_EXERCISE INSTRUCTIONS_.
Read through the data and report every line in which the word "Rational" occurs.

_PROVIDED RECORDS_.
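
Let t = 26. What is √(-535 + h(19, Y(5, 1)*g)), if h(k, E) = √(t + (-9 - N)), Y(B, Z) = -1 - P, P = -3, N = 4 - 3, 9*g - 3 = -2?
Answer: 3*I*√59 ≈ 23.043*I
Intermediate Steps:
g = ⅑ (g = ⅓ + (⅑)*(-2) = ⅓ - 2/9 = ⅑ ≈ 0.11111)
N = 1
Y(B, Z) = 2 (Y(B, Z) = -1 - 1*(-3) = -1 + 3 = 2)
h(k, E) = 4 (h(k, E) = √(26 + (-9 - 1*1)) = √(26 + (-9 - 1)) = √(26 - 10) = √16 = 4)
√(-535 + h(19, Y(5, 1)*g)) = √(-535 + 4) = √(-531) = 3*I*√59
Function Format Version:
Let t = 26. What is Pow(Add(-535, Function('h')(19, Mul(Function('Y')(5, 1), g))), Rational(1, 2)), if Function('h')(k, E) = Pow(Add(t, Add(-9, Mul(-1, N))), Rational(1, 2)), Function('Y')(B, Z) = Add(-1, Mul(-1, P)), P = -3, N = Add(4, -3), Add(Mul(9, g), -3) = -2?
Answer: Mul(3, I, Pow(59, Rational(1, 2))) ≈ Mul(23.043, I)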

_FINISHED TASK_.
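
Let t = 26. What is Pow(Add(-535, Function('h')(19, Mul(Function('Y')(5, 1), g))), Rational(1, 2)), if Function('h')(k, E) = Pow(Add(t, Add(-9, Mul(-1, N))), Rational(1, 2)), Function('Y')(B, Z) = Add(-1, Mul(-1, P)), P = -3, N = Add(4, -3), Add(Mul(9, g), -3) = -2?
Answer: Mul(3, I, Pow(59, Rational(1, 2))) ≈ Mul(23.043, I)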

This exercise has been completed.